Segment Start: RECORDS FOR THIS TASK

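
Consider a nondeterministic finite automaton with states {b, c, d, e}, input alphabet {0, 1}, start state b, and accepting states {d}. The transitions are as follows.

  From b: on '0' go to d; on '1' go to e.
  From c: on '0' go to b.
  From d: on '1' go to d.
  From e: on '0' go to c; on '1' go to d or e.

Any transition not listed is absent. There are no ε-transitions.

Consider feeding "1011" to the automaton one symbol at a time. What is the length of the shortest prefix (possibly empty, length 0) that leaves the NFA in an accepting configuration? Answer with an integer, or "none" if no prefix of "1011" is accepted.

none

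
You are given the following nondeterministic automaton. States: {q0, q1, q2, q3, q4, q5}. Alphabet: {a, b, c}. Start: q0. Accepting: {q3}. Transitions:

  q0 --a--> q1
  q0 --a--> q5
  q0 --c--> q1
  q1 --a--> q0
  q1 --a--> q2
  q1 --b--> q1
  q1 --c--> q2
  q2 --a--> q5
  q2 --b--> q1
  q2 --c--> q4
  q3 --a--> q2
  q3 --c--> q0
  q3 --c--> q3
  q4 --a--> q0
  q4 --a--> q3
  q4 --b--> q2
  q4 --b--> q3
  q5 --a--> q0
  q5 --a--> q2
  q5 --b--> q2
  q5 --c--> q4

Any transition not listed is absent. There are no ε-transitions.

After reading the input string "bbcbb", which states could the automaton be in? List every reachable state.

Start in {q0}.
Read 'b': {q0} → ∅.
The set is empty and remains empty for the remaining 4 symbols.

∅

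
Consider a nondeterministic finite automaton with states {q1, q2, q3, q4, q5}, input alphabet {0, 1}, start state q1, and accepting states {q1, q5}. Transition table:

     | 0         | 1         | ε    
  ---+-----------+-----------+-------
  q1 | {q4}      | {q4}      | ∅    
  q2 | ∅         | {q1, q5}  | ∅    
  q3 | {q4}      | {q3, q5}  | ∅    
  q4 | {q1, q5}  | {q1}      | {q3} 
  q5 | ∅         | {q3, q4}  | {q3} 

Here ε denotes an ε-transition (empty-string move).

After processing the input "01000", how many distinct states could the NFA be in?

4

Start in {q1}.
Read '0': {q1} → {q3, q4}.
Read '1': {q3, q4} → {q1, q3, q5}.
Read '0': {q1, q3, q5} → {q3, q4}.
Read '0': {q3, q4} → {q1, q3, q4, q5}.
Read '0': {q1, q3, q4, q5} → {q1, q3, q4, q5}.
That set has 4 states.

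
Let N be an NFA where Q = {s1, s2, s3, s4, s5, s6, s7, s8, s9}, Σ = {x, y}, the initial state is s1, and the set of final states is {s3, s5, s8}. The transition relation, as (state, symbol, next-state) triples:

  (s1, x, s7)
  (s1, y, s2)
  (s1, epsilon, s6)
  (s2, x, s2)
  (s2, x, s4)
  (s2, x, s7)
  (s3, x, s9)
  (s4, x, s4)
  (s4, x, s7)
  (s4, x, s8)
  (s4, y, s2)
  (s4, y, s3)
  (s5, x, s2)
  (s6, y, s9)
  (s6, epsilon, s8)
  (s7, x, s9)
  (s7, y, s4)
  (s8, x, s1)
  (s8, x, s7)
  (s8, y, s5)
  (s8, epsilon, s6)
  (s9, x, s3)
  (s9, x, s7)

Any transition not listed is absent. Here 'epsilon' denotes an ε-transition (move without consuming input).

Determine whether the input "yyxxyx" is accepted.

No

Start: ε-closure({s1}) = {s1, s6, s8}.
Read 'y': s1→{s2}, s6→{s9}, s8→{s5}; now {s2, s5, s9}.
Read 'y': s2→∅, s5→∅, s9→∅; now ∅.
The set is empty and remains empty for the remaining 4 symbols.
The final set ∅ contains no accepting state.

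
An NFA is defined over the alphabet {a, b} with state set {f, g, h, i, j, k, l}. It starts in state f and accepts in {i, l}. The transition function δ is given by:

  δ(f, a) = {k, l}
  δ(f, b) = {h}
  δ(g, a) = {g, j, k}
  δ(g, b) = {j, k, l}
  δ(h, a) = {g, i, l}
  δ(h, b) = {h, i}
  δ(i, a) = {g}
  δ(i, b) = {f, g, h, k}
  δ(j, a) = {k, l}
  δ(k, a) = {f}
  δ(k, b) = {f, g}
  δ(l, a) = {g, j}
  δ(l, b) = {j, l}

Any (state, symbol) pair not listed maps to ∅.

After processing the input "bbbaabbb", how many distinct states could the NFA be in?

7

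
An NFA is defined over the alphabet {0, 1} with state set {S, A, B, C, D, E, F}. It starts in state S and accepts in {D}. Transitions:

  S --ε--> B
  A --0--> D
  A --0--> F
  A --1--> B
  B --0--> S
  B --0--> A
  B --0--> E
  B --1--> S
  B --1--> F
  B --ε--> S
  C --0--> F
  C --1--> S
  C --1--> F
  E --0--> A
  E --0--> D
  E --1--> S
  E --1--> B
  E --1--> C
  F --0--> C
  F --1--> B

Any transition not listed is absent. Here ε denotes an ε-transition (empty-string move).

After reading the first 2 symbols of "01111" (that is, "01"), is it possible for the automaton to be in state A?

Start: ε-closure({S}) = {S, B}.
Read '0': S→∅, B→{S, A, E}; union {S, A, E}; ε-closure = {S, A, B, E}.
Read '1': S→∅, A→{B}, B→{S, F}, E→{S, B, C}; now {S, B, C, F}.
State A is not in {S, B, C, F}.

No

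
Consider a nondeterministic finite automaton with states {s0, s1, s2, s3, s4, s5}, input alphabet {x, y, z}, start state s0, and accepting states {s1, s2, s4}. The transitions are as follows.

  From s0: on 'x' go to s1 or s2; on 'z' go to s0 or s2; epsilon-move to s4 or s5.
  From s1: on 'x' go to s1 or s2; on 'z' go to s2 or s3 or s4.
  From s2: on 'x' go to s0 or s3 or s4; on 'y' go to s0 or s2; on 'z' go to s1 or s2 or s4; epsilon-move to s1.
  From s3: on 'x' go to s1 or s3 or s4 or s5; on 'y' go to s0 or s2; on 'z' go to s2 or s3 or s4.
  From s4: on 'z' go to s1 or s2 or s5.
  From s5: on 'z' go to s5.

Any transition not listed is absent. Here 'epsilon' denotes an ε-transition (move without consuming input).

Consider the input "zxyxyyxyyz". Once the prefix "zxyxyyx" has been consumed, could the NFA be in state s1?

Start: ε-closure({s0}) = {s0, s4, s5}.
Read 'z': {s0, s4, s5} → {s0, s1, s2, s4, s5}.
Read 'x': {s0, s1, s2, s4, s5} → {s0, s1, s2, s3, s4, s5}.
Read 'y': {s0, s1, s2, s3, s4, s5} → {s0, s1, s2, s4, s5}.
Read 'x': {s0, s1, s2, s4, s5} → {s0, s1, s2, s3, s4, s5}.
Read 'y': {s0, s1, s2, s3, s4, s5} → {s0, s1, s2, s4, s5}.
Read 'y': {s0, s1, s2, s4, s5} → {s0, s1, s2, s4, s5}.
Read 'x': {s0, s1, s2, s4, s5} → {s0, s1, s2, s3, s4, s5}.
State s1 is in {s0, s1, s2, s3, s4, s5}.

Yes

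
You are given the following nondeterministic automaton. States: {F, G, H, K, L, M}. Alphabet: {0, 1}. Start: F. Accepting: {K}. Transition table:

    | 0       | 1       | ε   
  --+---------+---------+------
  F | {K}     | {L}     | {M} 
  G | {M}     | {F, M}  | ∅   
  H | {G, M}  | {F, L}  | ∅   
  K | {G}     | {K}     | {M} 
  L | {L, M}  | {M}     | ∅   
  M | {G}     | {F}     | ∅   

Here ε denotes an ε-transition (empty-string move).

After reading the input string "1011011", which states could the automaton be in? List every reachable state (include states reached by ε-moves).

Start: ε-closure({F}) = {F, M}.
Read '1': F→{L}, M→{F}; union {F, L}; ε-closure = {F, L, M}.
Read '0': F→{K}, L→{L, M}, M→{G}; now {G, K, L, M}.
Read '1': G→{F, M}, K→{K}, L→{M}, M→{F}; now {F, K, M}.
Read '1': F→{L}, K→{K}, M→{F}; union {F, K, L}; ε-closure = {F, K, L, M}.
Read '0': F→{K}, K→{G}, L→{L, M}, M→{G}; now {G, K, L, M}.
Read '1': G→{F, M}, K→{K}, L→{M}, M→{F}; now {F, K, M}.
Read '1': F→{L}, K→{K}, M→{F}; union {F, K, L}; ε-closure = {F, K, L, M}.

{F, K, L, M}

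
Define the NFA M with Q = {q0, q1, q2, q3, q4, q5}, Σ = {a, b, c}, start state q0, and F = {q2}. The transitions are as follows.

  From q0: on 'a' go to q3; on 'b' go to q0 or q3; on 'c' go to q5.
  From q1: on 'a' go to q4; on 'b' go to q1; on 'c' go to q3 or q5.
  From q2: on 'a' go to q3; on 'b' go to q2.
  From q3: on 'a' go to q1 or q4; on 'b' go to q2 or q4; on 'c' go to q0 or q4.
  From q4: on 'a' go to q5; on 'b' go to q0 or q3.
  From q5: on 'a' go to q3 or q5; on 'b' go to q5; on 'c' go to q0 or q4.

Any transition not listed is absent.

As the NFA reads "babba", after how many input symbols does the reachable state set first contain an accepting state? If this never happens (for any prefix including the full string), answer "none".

Start in {q0}.
Read 'b': q0→{q0, q3}; now {q0, q3}.
Read 'a': q0→{q3}, q3→{q1, q4}; now {q1, q3, q4}.
Read 'b': q1→{q1}, q3→{q2, q4}, q4→{q0, q3}; now {q0, q1, q2, q3, q4}.
None of the earlier sets intersect F, but {q0, q1, q2, q3, q4} does.

3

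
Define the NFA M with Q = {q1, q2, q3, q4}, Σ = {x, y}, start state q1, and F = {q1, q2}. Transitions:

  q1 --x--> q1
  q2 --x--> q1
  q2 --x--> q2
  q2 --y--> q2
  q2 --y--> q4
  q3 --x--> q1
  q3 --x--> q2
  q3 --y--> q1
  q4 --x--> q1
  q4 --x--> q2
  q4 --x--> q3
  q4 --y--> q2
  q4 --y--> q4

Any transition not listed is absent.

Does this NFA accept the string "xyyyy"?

No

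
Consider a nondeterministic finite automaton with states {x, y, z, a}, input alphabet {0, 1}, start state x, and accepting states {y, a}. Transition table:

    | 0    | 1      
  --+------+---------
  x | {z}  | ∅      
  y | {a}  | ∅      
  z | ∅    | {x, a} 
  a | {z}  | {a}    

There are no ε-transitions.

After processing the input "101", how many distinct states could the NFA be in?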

Segment End: RECORDS FOR THIS TASK

### INSTRUCTIONS TO FOLLOW
Set down, please, the lines from the line holding "q4 --x--> q1" through the final line of the data, exactly and with nothing added.

### TASK RESPONSE
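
  q4 --x--> q1
  q4 --x--> q2
  q4 --x--> q3
  q4 --y--> q2
  q4 --y--> q4

Any transition not listed is absent.

Does this NFA accept the string "xyyyy"?

No

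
Consider a nondeterministic finite automaton with states {x, y, z, a}, input alphabet {0, 1}, start state x, and accepting states {y, a}. Transition table:

    | 0    | 1      
  --+------+---------
  x | {z}  | ∅      
  y | {a}  | ∅      
  z | ∅    | {x, a} 
  a | {z}  | {a}    

There are no ε-transitions.

After processing the input "101", how many distinct states could the NFA be in?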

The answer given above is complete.